───── Available records ─────

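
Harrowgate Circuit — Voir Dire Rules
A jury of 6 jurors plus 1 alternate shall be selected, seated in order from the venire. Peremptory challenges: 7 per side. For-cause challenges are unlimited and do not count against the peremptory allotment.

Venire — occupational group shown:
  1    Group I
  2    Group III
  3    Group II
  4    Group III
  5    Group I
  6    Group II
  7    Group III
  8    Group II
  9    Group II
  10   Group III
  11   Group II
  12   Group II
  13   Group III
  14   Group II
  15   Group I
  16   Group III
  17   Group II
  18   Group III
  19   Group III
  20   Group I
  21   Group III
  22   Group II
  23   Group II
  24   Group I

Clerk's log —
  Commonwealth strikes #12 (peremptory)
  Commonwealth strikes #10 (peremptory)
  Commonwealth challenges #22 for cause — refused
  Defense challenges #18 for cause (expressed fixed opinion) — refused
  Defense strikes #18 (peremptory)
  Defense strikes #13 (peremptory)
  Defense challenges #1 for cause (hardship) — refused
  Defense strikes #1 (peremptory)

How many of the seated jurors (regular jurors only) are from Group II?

Removed: #1, #10, #12, #13, #18.
Seated jurors 1–6: #2, #3, #4, #5, #6, #7 (alternates #8 not counted).
Of those, in Group II: #3, #6 → 2.

2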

─────

▸ Work required
Each line of the data is to be transcribed exactly, with nothing left out.

▸ Task result
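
Harrowgate Circuit — Voir Dire Rules
A jury of 6 jurors plus 1 alternate shall be selected, seated in order from the venire. Peremptory challenges: 7 per side. For-cause challenges are unlimited and do not count against the peremptory allotment.

Venire — occupational group shown:
  1    Group I
  2    Group III
  3    Group II
  4    Group III
  5    Group I
  6    Group II
  7    Group III
  8    Group II
  9    Group II
  10   Group III
  11   Group II
  12   Group II
  13   Group III
  14   Group II
  15   Group I
  16   Group III
  17   Group II
  18   Group III
  19   Group III
  20   Group I
  21   Group III
  22   Group II
  23   Group II
  24   Group I

Clerk's log —
  Commonwealth strikes #12 (peremptory)
  Commonwealth strikes #10 (peremptory)
  Commonwealth challenges #22 for cause — refused
  Defense challenges #18 for cause (expressed fixed opinion) — refused
  Defense strikes #18 (peremptory)
  Defense strikes #13 (peremptory)
  Defense challenges #1 for cause (hardship) — refused
  Defense strikes #1 (peremptory)

How many of the seated jurors (regular jurors only) are from Group II?

Removed: #1, #10, #12, #13, #18.
Seated jurors 1–6: #2, #3, #4, #5, #6, #7 (alternates #8 not counted).
Of those, in Group II: #3, #6 → 2.

2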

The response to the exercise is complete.